== Work request ==
Go through the entries and copy every line that has the string "vorV" in it.

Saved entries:
⟨

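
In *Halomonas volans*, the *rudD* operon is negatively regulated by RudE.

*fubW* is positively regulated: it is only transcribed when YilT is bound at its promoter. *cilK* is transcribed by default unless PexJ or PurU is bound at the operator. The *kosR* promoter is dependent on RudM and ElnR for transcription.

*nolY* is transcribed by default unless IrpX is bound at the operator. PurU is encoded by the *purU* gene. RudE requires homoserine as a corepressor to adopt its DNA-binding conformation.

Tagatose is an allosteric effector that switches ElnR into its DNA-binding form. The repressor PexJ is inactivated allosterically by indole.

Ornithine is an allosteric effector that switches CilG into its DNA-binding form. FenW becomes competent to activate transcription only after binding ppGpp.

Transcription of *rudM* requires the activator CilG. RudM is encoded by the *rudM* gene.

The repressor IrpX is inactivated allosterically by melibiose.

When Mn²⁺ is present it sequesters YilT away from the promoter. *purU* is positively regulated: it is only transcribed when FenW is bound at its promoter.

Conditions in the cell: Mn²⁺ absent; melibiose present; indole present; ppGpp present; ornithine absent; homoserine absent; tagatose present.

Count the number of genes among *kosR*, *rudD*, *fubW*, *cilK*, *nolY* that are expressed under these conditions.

3

Ornithine is absent, so CilG is inactive.
Required activator CilG is absent, so *rudM* is not transcribed.
So RudM is not produced.
Tagatose is present, so ElnR is active.
Required activator RudM is absent, so *kosR* is not transcribed.
→ *kosR* is OFF.
Homoserine is absent, so RudE is inactive.
With no repressor bound, *rudD* is transcribed.
→ *rudD* is ON.
Mn²⁺ is absent, so YilT is active.
No repressor is bound and YilT is active, so *fubW* is transcribed.
→ *fubW* is ON.
Indole is present, so PexJ is inactive.
ppGpp is present, so FenW is active.
No repressor is bound and FenW is active, so *purU* is transcribed.
So PurU is produced and active.
With repressor PurU bound, *cilK* is not transcribed.
→ *cilK* is OFF.
Melibiose is present, so IrpX is inactive.
With no repressor bound, *nolY* is transcribed.
→ *nolY* is ON.
3 of the 5 genes are transcribed.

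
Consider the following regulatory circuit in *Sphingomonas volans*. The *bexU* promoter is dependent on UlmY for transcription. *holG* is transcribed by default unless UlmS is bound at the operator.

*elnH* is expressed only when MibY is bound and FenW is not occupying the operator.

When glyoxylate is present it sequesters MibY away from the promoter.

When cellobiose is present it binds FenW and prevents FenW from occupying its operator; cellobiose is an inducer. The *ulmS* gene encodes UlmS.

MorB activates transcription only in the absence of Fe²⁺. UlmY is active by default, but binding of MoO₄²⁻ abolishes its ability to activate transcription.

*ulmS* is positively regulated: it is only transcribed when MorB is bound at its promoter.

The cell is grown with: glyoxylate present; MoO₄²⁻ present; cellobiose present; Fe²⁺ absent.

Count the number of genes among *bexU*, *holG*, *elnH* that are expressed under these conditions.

MoO₄²⁻ is present, so UlmY is inactive.
Required activator UlmY is absent, so *bexU* is not transcribed.
→ *bexU* is OFF.
Fe²⁺ is absent, so MorB is active.
No repressor is bound and MorB is active, so *ulmS* is transcribed.
So UlmS is produced and active.
With repressor UlmS bound, *holG* is not transcribed.
→ *holG* is OFF.
Glyoxylate is present, so MibY is inactive.
Cellobiose is present, so FenW is inactive.
Required activator MibY is absent, so *elnH* is not transcribed.
→ *elnH* is OFF.
0 of the 3 genes are transcribed.

0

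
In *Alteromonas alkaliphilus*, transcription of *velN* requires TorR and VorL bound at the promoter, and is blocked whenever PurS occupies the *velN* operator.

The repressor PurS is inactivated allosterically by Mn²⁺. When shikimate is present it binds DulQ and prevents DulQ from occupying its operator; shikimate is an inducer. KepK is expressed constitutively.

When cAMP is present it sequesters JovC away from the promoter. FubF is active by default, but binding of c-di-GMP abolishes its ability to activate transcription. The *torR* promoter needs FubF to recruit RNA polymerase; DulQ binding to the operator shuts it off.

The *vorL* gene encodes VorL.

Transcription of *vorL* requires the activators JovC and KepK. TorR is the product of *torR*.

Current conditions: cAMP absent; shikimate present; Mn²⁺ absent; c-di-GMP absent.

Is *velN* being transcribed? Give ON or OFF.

Shikimate is present, so DulQ is inactive.
c-di-GMP is absent, so FubF is active.
No repressor is bound and FubF is active, so *torR* is transcribed.
So TorR is produced and active.
Mn²⁺ is absent, so PurS is active.
cAMP is absent, so JovC is active.
KepK is produced constitutively and is active.
No repressor is bound and JovC and KepK are active, so *vorL* is transcribed.
So VorL is produced and active.
With repressor PurS bound, *velN* is not transcribed.

OFF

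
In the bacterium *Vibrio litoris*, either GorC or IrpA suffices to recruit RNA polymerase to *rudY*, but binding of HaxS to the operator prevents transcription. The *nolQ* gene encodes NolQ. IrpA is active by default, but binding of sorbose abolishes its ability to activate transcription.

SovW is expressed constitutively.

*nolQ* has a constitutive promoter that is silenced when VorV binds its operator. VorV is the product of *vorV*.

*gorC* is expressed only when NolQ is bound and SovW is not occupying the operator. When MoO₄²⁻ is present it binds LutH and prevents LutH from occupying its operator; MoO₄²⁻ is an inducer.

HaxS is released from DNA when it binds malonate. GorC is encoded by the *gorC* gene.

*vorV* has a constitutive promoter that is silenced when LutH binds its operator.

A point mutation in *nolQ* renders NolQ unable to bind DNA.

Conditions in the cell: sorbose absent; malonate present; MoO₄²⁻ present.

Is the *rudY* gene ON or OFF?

Malonate is present, so HaxS is inactive.
NolQ is non-functional in this strain, so it has no effect.
SovW is produced constitutively and is active.
With repressor SovW bound, *gorC* is not transcribed.
So GorC is not produced.
Sorbose is absent, so IrpA is active.
Activator IrpA is present, so *rudY* is transcribed.

ON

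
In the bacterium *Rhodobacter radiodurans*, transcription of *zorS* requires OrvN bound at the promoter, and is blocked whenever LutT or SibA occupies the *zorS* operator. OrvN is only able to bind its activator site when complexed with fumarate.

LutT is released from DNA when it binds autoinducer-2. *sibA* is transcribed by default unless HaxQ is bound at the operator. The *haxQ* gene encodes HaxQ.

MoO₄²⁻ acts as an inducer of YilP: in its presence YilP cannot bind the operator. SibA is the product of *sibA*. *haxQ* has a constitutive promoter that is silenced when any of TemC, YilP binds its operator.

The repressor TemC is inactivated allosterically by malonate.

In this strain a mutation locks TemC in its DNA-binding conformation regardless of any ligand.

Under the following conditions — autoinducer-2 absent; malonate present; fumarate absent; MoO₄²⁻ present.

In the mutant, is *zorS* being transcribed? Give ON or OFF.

Fumarate is absent, so OrvN is inactive.
Autoinducer-2 is absent, so LutT is active.
TemC is constitutively active in this strain.
MoO₄²⁻ is present, so YilP is inactive.
With repressor TemC bound, *haxQ* is not transcribed.
So HaxQ is not produced.
With no repressor bound, *sibA* is transcribed.
So SibA is produced and active.
With repressor LutT bound, *zorS* is not transcribed.

OFF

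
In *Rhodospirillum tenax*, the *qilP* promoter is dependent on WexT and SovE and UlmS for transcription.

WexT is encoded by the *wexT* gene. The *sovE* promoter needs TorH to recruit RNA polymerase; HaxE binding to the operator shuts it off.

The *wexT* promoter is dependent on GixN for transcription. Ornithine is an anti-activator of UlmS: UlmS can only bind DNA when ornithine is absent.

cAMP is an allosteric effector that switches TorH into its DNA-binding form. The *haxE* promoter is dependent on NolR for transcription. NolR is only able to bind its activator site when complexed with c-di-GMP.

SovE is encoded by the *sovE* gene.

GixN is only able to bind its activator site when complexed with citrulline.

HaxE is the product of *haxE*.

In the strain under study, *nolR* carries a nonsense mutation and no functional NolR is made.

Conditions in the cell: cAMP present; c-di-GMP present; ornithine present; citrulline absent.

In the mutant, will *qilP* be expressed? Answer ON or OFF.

OFF

Citrulline is absent, so GixN is inactive.
Required activator GixN is absent, so *wexT* is not transcribed.
So WexT is not produced.
cAMP is present, so TorH is active.
NolR is non-functional in this strain, so it has no effect.
Required activator NolR is absent, so *haxE* is not transcribed.
So HaxE is not produced.
No repressor is bound and TorH is active, so *sovE* is transcribed.
So SovE is produced and active.
Ornithine is present, so UlmS is inactive.
Required activator WexT is absent, so *qilP* is not transcribed.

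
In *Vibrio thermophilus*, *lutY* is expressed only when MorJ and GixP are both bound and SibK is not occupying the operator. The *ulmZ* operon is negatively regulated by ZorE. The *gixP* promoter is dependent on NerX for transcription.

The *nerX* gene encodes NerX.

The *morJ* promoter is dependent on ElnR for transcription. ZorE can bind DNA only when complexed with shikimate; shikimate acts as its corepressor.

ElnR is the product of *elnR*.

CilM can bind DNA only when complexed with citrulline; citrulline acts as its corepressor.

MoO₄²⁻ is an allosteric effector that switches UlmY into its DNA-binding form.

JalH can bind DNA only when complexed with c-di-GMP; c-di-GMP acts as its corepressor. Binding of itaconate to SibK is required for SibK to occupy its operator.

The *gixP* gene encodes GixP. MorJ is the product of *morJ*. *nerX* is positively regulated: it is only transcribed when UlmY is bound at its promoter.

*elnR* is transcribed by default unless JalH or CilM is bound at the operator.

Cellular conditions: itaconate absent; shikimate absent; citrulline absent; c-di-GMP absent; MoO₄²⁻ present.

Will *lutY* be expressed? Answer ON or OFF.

ON

c-di-GMP is absent, so JalH is inactive.
Citrulline is absent, so CilM is inactive.
With no repressor bound, *elnR* is transcribed.
So ElnR is produced and active.
No repressor is bound and ElnR is active, so *morJ* is transcribed.
So MorJ is produced and active.
MoO₄²⁻ is present, so UlmY is active.
No repressor is bound and UlmY is active, so *nerX* is transcribed.
So NerX is produced and active.
No repressor is bound and NerX is active, so *gixP* is transcribed.
So GixP is produced and active.
Itaconate is absent, so SibK is inactive.
No repressor is bound and MorJ and GixP are active, so *lutY* is transcribed.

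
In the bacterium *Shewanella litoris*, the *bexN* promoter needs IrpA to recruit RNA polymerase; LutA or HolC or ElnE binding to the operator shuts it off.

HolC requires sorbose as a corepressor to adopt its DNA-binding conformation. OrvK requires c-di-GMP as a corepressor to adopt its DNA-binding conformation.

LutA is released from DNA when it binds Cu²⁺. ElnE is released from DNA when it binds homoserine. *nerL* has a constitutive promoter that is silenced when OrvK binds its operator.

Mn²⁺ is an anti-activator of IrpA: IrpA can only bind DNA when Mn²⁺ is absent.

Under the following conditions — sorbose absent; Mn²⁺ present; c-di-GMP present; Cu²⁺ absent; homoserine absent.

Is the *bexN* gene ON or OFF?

OFF

Mn²⁺ is present, so IrpA is inactive.
Cu²⁺ is absent, so LutA is active.
Sorbose is absent, so HolC is inactive.
Homoserine is absent, so ElnE is active.
With repressor LutA bound, *bexN* is not transcribed.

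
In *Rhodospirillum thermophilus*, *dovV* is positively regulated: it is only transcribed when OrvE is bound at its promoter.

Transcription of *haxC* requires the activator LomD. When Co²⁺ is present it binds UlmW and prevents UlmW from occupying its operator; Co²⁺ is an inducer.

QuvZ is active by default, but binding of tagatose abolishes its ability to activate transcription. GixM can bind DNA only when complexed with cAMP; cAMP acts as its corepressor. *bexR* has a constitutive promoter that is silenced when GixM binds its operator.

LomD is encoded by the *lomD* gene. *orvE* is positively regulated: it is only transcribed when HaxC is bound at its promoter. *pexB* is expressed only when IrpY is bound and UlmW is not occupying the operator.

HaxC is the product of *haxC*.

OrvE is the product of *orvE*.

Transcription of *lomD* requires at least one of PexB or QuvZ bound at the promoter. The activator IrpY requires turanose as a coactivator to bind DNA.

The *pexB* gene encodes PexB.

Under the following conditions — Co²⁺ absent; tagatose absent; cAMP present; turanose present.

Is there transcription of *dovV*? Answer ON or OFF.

Turanose is present, so IrpY is active.
Co²⁺ is absent, so UlmW is active.
With repressor UlmW bound, *pexB* is not transcribed.
So PexB is not produced.
Tagatose is absent, so QuvZ is active.
Activator QuvZ is present, so *lomD* is transcribed.
So LomD is produced and active.
No repressor is bound and LomD is active, so *haxC* is transcribed.
So HaxC is produced and active.
No repressor is bound and HaxC is active, so *orvE* is transcribed.
So OrvE is produced and active.
No repressor is bound and OrvE is active, so *dovV* is transcribed.

ON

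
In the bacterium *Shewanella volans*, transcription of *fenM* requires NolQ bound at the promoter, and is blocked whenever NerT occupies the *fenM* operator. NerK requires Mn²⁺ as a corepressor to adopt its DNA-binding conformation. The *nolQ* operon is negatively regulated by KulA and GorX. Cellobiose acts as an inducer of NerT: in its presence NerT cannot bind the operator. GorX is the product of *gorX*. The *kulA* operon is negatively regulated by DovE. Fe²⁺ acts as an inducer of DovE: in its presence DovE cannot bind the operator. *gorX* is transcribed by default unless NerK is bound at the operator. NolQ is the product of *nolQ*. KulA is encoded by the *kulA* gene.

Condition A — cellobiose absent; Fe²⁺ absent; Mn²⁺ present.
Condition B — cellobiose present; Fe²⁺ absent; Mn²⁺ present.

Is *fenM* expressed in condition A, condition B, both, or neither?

Condition A:
Cellobiose is absent, so NerT is active.
Fe²⁺ is absent, so DovE is active.
With repressor DovE bound, *kulA* is not transcribed.
So KulA is not produced.
Mn²⁺ is present, so NerK is active.
With repressor NerK bound, *gorX* is not transcribed.
So GorX is not produced.
With no repressor bound, *nolQ* is transcribed.
So NolQ is produced and active.
With repressor NerT bound, *fenM* is not transcribed.
→ *fenM* is OFF in A.
Condition B:
Cellobiose is present, so NerT is inactive.
Fe²⁺ is absent, so DovE is active.
With repressor DovE bound, *kulA* is not transcribed.
So KulA is not produced.
Mn²⁺ is present, so NerK is active.
With repressor NerK bound, *gorX* is not transcribed.
So GorX is not produced.
With no repressor bound, *nolQ* is transcribed.
So NolQ is produced and active.
No repressor is bound and NolQ is active, so *fenM* is transcribed.
→ *fenM* is ON in B.

B only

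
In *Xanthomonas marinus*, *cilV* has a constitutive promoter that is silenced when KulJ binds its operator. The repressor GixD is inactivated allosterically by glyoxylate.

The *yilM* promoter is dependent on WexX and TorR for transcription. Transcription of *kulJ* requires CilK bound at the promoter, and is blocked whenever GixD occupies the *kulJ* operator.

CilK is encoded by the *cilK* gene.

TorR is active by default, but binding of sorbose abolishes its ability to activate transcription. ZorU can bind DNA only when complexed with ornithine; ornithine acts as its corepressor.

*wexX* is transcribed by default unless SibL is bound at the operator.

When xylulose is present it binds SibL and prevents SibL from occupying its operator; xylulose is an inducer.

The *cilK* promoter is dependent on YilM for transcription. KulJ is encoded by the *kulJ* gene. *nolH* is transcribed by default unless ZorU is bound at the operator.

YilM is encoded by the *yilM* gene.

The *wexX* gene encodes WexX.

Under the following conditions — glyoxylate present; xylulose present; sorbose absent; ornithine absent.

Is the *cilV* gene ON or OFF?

Xylulose is present, so SibL is inactive.
With no repressor bound, *wexX* is transcribed.
So WexX is produced and active.
Sorbose is absent, so TorR is active.
No repressor is bound and WexX and TorR are active, so *yilM* is transcribed.
So YilM is produced and active.
No repressor is bound and YilM is active, so *cilK* is transcribed.
So CilK is produced and active.
Glyoxylate is present, so GixD is inactive.
No repressor is bound and CilK is active, so *kulJ* is transcribed.
So KulJ is produced and active.
With repressor KulJ bound, *cilV* is not transcribed.

OFF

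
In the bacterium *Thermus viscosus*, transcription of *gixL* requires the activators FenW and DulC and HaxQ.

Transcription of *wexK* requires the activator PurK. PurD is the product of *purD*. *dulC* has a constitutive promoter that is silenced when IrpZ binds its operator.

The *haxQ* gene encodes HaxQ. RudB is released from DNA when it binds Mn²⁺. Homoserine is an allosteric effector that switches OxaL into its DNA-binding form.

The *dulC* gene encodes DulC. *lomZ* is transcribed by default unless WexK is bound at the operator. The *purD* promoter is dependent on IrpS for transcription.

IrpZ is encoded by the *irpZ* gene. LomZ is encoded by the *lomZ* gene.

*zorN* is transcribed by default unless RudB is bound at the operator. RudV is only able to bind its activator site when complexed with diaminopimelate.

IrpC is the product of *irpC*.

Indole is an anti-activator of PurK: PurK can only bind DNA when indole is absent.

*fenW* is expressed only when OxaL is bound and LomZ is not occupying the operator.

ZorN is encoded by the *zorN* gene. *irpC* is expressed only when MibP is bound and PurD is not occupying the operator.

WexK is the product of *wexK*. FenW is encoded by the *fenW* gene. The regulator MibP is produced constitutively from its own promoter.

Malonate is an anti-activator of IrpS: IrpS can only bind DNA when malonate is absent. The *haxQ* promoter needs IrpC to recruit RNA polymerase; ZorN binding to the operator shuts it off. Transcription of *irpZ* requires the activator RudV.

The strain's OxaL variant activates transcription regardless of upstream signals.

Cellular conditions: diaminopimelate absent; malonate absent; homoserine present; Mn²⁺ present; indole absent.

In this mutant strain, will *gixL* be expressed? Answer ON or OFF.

OxaL is constitutively active in this strain.
Indole is absent, so PurK is active.
No repressor is bound and PurK is active, so *wexK* is transcribed.
So WexK is produced and active.
With repressor WexK bound, *lomZ* is not transcribed.
So LomZ is not produced.
No repressor is bound and OxaL is active, so *fenW* is transcribed.
So FenW is produced and active.
Diaminopimelate is absent, so RudV is inactive.
Required activator RudV is absent, so *irpZ* is not transcribed.
So IrpZ is not produced.
With no repressor bound, *dulC* is transcribed.
So DulC is produced and active.
Malonate is absent, so IrpS is active.
No repressor is bound and IrpS is active, so *purD* is transcribed.
So PurD is produced and active.
MibP is produced constitutively and is active.
With repressor PurD bound, *irpC* is not transcribed.
So IrpC is not produced.
Mn²⁺ is present, so RudB is inactive.
With no repressor bound, *zorN* is transcribed.
So ZorN is produced and active.
With repressor ZorN bound, *haxQ* is not transcribed.
So HaxQ is not produced.
Required activator HaxQ is absent, so *gixL* is not transcribed.

OFF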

⟩

== Solved exercise ==
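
*nolQ* has a constitutive promoter that is silenced when VorV binds its operator. VorV is the product of *vorV*.
*vorV* has a constitutive promoter that is silenced when LutH binds its operator.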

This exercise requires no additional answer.